+++ MATERIALS PROVIDED +++

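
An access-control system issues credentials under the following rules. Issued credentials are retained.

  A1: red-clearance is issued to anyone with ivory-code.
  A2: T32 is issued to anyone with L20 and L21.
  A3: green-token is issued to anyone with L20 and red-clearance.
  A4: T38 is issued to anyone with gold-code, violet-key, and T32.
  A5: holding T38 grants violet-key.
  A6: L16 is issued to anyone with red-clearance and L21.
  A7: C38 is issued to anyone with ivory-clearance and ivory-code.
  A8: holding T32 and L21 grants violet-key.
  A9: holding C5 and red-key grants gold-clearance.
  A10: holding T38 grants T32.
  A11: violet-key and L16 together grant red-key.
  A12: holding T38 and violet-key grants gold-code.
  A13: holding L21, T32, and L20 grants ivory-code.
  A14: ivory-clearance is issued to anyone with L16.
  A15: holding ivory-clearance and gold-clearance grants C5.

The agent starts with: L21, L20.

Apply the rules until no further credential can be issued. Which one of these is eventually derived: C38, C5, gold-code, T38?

C38

Holding L20 and L21 grants T32 (A2).
Holding L21, T32, and L20 grants ivory-code (A13).
Holding ivory-code grants red-clearance (A1).
Holding red-clearance and L21 grants L16 (A6).
Holding L16 grants ivory-clearance (A14).
Holding ivory-clearance and ivory-code grants C38 (A7).
T38 would need gold-code, violet-key, and T32 (A4), but gold-code is never granted. gold-code would need T38 and violet-key (A12), but T38 is never granted. C5 would need ivory-clearance and gold-clearance (A15), but gold-clearance is never granted.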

+++

Scan the records for the string "with" and report each line where it occurs.

# [RESPONSE FOR THIS EXERCISE]
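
  A1: red-clearance is issued to anyone with ivory-code.
  A2: T32 is issued to anyone with L20 and L21.
  A3: green-token is issued to anyone with L20 and red-clearance.
  A4: T38 is issued to anyone with gold-code, violet-key, and T32.
  A6: L16 is issued to anyone with red-clearance and L21.
  A7: C38 is issued to anyone with ivory-clearance and ivory-code.
  A14: ivory-clearance is issued to anyone with L16.
The agent starts with: L21, L20.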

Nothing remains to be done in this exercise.